**REQUIREMENT:** Reproduce exactly the lines below from the one containing "Q1 2019 — lobbying" through the one containing "Q4 2019 — lobbying", including both, and nothing else.

┏━━

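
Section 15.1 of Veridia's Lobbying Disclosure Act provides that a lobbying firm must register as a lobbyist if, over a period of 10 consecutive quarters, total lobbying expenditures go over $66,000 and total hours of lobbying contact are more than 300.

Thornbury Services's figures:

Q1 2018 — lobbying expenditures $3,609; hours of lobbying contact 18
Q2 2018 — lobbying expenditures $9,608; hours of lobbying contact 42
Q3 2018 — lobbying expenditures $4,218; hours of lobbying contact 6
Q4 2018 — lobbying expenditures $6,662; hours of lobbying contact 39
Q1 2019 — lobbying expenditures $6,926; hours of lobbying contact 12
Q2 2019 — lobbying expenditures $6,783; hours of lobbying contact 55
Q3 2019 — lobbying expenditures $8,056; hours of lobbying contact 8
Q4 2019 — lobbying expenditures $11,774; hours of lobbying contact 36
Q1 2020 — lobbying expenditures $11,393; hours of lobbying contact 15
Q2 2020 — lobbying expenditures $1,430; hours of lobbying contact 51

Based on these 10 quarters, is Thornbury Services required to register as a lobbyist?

No

Total lobbying expenditures: $3,609 + $9,608 + $4,218 + $6,662 + $6,926 + $6,783 + $8,056 + $11,774 + $11,393 + $1,430 = $70,459 (> $66,000).
Total hours of lobbying contact: 18 + 42 + 6 + 39 + 12 + 55 + 8 + 36 + 15 + 51 = 282 (≤ 300).
The test is 'and': the rule requires both, and at least one is not exceeded.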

┗━━

**FINAL ANSWER:**
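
Q1 2019 — lobbying expenditures $6,926; hours of lobbying contact 12
Q2 2019 — lobbying expenditures $6,783; hours of lobbying contact 55
Q3 2019 — lobbying expenditures $8,056; hours of lobbying contact 8
Q4 2019 — lobbying expenditures $11,774; hours of lobbying contact 36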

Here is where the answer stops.